(Saved entries)
════════════════

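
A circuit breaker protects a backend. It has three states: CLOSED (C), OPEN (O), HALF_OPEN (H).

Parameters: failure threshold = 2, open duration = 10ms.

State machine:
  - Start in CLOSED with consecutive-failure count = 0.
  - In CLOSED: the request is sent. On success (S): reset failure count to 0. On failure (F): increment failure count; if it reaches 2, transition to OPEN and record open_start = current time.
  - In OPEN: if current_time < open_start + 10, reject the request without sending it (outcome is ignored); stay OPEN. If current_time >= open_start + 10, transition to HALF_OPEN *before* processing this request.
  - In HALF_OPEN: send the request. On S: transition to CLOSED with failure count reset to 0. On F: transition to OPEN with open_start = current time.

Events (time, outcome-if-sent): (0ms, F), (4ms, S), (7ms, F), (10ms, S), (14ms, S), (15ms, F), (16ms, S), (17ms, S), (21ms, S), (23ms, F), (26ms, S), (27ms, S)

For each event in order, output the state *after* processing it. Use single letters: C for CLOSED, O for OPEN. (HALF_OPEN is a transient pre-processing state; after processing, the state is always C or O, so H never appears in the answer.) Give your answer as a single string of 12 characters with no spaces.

Answer: CCCCCCCCCCCC

Derivation:
State after each event:
  event#1 t=0ms outcome=F: state=CLOSED
  event#2 t=4ms outcome=S: state=CLOSED
  event#3 t=7ms outcome=F: state=CLOSED
  event#4 t=10ms outcome=S: state=CLOSED
  event#5 t=14ms outcome=S: state=CLOSED
  event#6 t=15ms outcome=F: state=CLOSED
  event#7 t=16ms outcome=S: state=CLOSED
  event#8 t=17ms outcome=S: state=CLOSED
  event#9 t=21ms outcome=S: state=CLOSED
  event#10 t=23ms outcome=F: state=CLOSED
  event#11 t=26ms outcome=S: state=CLOSED
  event#12 t=27ms outcome=S: state=CLOSED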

════════════════

> [EXERCISE PROMPT]: Write out every record shown above, word for word.

> [RESPONSE FOR THIS EXERCISE]:
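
A circuit breaker protects a backend. It has three states: CLOSED (C), OPEN (O), HALF_OPEN (H).

Parameters: failure threshold = 2, open duration = 10ms.

State machine:
  - Start in CLOSED with consecutive-failure count = 0.
  - In CLOSED: the request is sent. On success (S): reset failure count to 0. On failure (F): increment failure count; if it reaches 2, transition to OPEN and record open_start = current time.
  - In OPEN: if current_time < open_start + 10, reject the request without sending it (outcome is ignored); stay OPEN. If current_time >= open_start + 10, transition to HALF_OPEN *before* processing this request.
  - In HALF_OPEN: send the request. On S: transition to CLOSED with failure count reset to 0. On F: transition to OPEN with open_start = current time.

Events (time, outcome-if-sent): (0ms, F), (4ms, S), (7ms, F), (10ms, S), (14ms, S), (15ms, F), (16ms, S), (17ms, S), (21ms, S), (23ms, F), (26ms, S), (27ms, S)

For each event in order, output the state *after* processing it. Use single letters: C for CLOSED, O for OPEN. (HALF_OPEN is a transient pre-processing state; after processing, the state is always C or O, so H never appears in the answer.) Give your answer as a single string of 12 characters with no spaces.

Answer: CCCCCCCCCCCC

Derivation:
State after each event:
  event#1 t=0ms outcome=F: state=CLOSED
  event#2 t=4ms outcome=S: state=CLOSED
  event#3 t=7ms outcome=F: state=CLOSED
  event#4 t=10ms outcome=S: state=CLOSED
  event#5 t=14ms outcome=S: state=CLOSED
  event#6 t=15ms outcome=F: state=CLOSED
  event#7 t=16ms outcome=S: state=CLOSED
  event#8 t=17ms outcome=S: state=CLOSED
  event#9 t=21ms outcome=S: state=CLOSED
  event#10 t=23ms outcome=F: state=CLOSED
  event#11 t=26ms outcome=S: state=CLOSED
  event#12 t=27ms outcome=S: state=CLOSED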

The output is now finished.